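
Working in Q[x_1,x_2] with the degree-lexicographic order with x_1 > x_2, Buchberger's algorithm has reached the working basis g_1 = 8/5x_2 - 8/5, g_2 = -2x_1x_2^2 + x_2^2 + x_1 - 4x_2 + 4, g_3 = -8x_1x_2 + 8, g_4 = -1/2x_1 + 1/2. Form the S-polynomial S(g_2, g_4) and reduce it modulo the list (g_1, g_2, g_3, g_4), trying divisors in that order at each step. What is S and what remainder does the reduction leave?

lcm(LM(g_2), LM(g_4)) = x_1x_2^2.
S = (lcm/LT(g_2))·g_2 − (lcm/LT(g_4))·g_4 = 1/2x_2^2 - 1/2x_1 + 2x_2 - 2.
Reduce S modulo (g_1, g_2, g_3, g_4) in that order:
  leading term x_2^2: subtract (5/16x_2)·g_1 from 1/2x_2^2 - 1/2x_1 + 2x_2 - 2 → -1/2x_1 + 5/2x_2 - 2
  leading term x_1: subtract (1)·g_4 from -1/2x_1 + 5/2x_2 - 2 → 5/2x_2 - 5/2
  leading term x_2: subtract (25/16)·g_1 from 5/2x_2 - 5/2 → 0
The remainder is 0, so this S-polynomial contributes no new basis element.

S(g_2, g_4) = 1/2x_2^2 - 1/2x_1 + 2x_2 - 2; remainder on division = 0.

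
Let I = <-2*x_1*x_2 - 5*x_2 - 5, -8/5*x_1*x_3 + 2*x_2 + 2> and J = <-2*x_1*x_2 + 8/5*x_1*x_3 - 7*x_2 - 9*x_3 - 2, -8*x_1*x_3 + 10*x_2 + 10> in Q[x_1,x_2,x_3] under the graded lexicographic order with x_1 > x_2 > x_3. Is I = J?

Two ideals are equal iff their reduced Gröbner bases coincide (the reduced basis is unique for a fixed ordering).
Buchberger on the first generating set:
f_1 = -2*x_1*x_2 - 5*x_2 - 5, LT = x_1*x_2.
f_2 = -8/5*x_1*x_3 + 2*x_2 + 2, LT = x_1*x_3.

S(f_1,f_2): lcm = x_1*x_2*x_3. S = 5/4*x_2**2 + 5/2*x_2*x_3 + 5/4*x_2 + 5/2*x_3.
  reduce S modulo (f_1, f_2):
  remainder 5/4*x_2**2 + 5/2*x_2*x_3 + 5/4*x_2 + 5/2*x_3 ≠ 0; add g_3 = 5/4*x_2**2 + 5/2*x_2*x_3 + 5/4*x_2 + 5/2*x_3 to the basis.

The other S-polynomials (S(f_1,g_3), S(f_2,g_3)) all reduce to 0 modulo the current basis, so we have a Gröbner basis.
Inter-reduce: drop elements whose leading term is divisible by another's, tail-reduce, and make monic.
Reduced Gröbner basis: {x_1*x_2 + 5/2*x_2 + 5/2, x_1*x_3 - 5/4*x_2 - 5/4, x_2**2 + 2*x_2*x_3 + x_2 + 2*x_3}.

Buchberger on the second generating set:
h_1 = -2*x_1*x_2 + 8/5*x_1*x_3 - 7*x_2 - 9*x_3 - 2, LT = x_1*x_2.
h_2 = -8*x_1*x_3 + 10*x_2 + 10, LT = x_1*x_3.

S(h_1,h_2): lcm = x_1*x_2*x_3. S = -4/5*x_1*x_3**2 + 5/4*x_2**2 + 7/2*x_2*x_3 + 9/2*x_3**2 + 5/4*x_2 + x_3.
  reduce S modulo (h_1, h_2):
  remainder 5/4*x_2**2 + 5/2*x_2*x_3 + 9/2*x_3**2 + 5/4*x_2 ≠ 0; add k_3 = 5/4*x_2**2 + 5/2*x_2*x_3 + 9/2*x_3**2 + 5/4*x_2 to the basis.

The other S-polynomials (S(h_1,k_3), S(h_2,k_3)) all reduce to 0 modulo the current basis, so we have a Gröbner basis.
Inter-reduce: drop elements whose leading term is divisible by another's, tail-reduce, and make monic.
Reduced Gröbner basis: {x_1*x_2 + 5/2*x_2 + 9/2*x_3, x_1*x_3 - 5/4*x_2 - 5/4, x_2**2 + 2*x_2*x_3 + 18/5*x_3**2 + x_2}.

Since the reduced bases disagree, the two ideals are not the same.

No, the ideals differ.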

*ABOUT THIS TASK*:
Repeat each line above exactly as it stands.

*RESPONSE TO THE EXERCISE*:
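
Working in Q[x_1,x_2] with the degree-lexicographic order with x_1 > x_2, Buchberger's algorithm has reached the working basis g_1 = 8/5x_2 - 8/5, g_2 = -2x_1x_2^2 + x_2^2 + x_1 - 4x_2 + 4, g_3 = -8x_1x_2 + 8, g_4 = -1/2x_1 + 1/2. Form the S-polynomial S(g_2, g_4) and reduce it modulo the list (g_1, g_2, g_3, g_4), trying divisors in that order at each step. What is S and what remainder does the reduction leave?

lcm(LM(g_2), LM(g_4)) = x_1x_2^2.
S = (lcm/LT(g_2))·g_2 − (lcm/LT(g_4))·g_4 = 1/2x_2^2 - 1/2x_1 + 2x_2 - 2.
Reduce S modulo (g_1, g_2, g_3, g_4) in that order:
  leading term x_2^2: subtract (5/16x_2)·g_1 from 1/2x_2^2 - 1/2x_1 + 2x_2 - 2 → -1/2x_1 + 5/2x_2 - 2
  leading term x_1: subtract (1)·g_4 from -1/2x_1 + 5/2x_2 - 2 → 5/2x_2 - 5/2
  leading term x_2: subtract (25/16)·g_1 from 5/2x_2 - 5/2 → 0
The remainder is 0, so this S-polynomial contributes no new basis element.

S(g_2, g_4) = 1/2x_2^2 - 1/2x_1 + 2x_2 - 2; remainder on division = 0.

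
Let I = <-2*x_1*x_2 - 5*x_2 - 5, -8/5*x_1*x_3 + 2*x_2 + 2> and J = <-2*x_1*x_2 + 8/5*x_1*x_3 - 7*x_2 - 9*x_3 - 2, -8*x_1*x_3 + 10*x_2 + 10> in Q[x_1,x_2,x_3] under the graded lexicographic order with x_1 > x_2 > x_3. Is I = J?

Two ideals are equal iff their reduced Gröbner bases coincide (the reduced basis is unique for a fixed ordering).
Buchberger on the first generating set:
f_1 = -2*x_1*x_2 - 5*x_2 - 5, LT = x_1*x_2.
f_2 = -8/5*x_1*x_3 + 2*x_2 + 2, LT = x_1*x_3.

S(f_1,f_2): lcm = x_1*x_2*x_3. S = 5/4*x_2**2 + 5/2*x_2*x_3 + 5/4*x_2 + 5/2*x_3.
  reduce S modulo (f_1, f_2):
  remainder 5/4*x_2**2 + 5/2*x_2*x_3 + 5/4*x_2 + 5/2*x_3 ≠ 0; add g_3 = 5/4*x_2**2 + 5/2*x_2*x_3 + 5/4*x_2 + 5/2*x_3 to the basis.

The other S-polynomials (S(f_1,g_3), S(f_2,g_3)) all reduce to 0 modulo the current basis, so we have a Gröbner basis.
Inter-reduce: drop elements whose leading term is divisible by another's, tail-reduce, and make monic.
Reduced Gröbner basis: {x_1*x_2 + 5/2*x_2 + 5/2, x_1*x_3 - 5/4*x_2 - 5/4, x_2**2 + 2*x_2*x_3 + x_2 + 2*x_3}.

Buchberger on the second generating set:
h_1 = -2*x_1*x_2 + 8/5*x_1*x_3 - 7*x_2 - 9*x_3 - 2, LT = x_1*x_2.
h_2 = -8*x_1*x_3 + 10*x_2 + 10, LT = x_1*x_3.

S(h_1,h_2): lcm = x_1*x_2*x_3. S = -4/5*x_1*x_3**2 + 5/4*x_2**2 + 7/2*x_2*x_3 + 9/2*x_3**2 + 5/4*x_2 + x_3.
  reduce S modulo (h_1, h_2):
  remainder 5/4*x_2**2 + 5/2*x_2*x_3 + 9/2*x_3**2 + 5/4*x_2 ≠ 0; add k_3 = 5/4*x_2**2 + 5/2*x_2*x_3 + 9/2*x_3**2 + 5/4*x_2 to the basis.

The other S-polynomials (S(h_1,k_3), S(h_2,k_3)) all reduce to 0 modulo the current basis, so we have a Gröbner basis.
Inter-reduce: drop elements whose leading term is divisible by another's, tail-reduce, and make monic.
Reduced Gröbner basis: {x_1*x_2 + 5/2*x_2 + 9/2*x_3, x_1*x_3 - 5/4*x_2 - 5/4, x_2**2 + 2*x_2*x_3 + 18/5*x_3**2 + x_2}.

Since the reduced bases disagree, the two ideals are not the same.

No, the ideals differ.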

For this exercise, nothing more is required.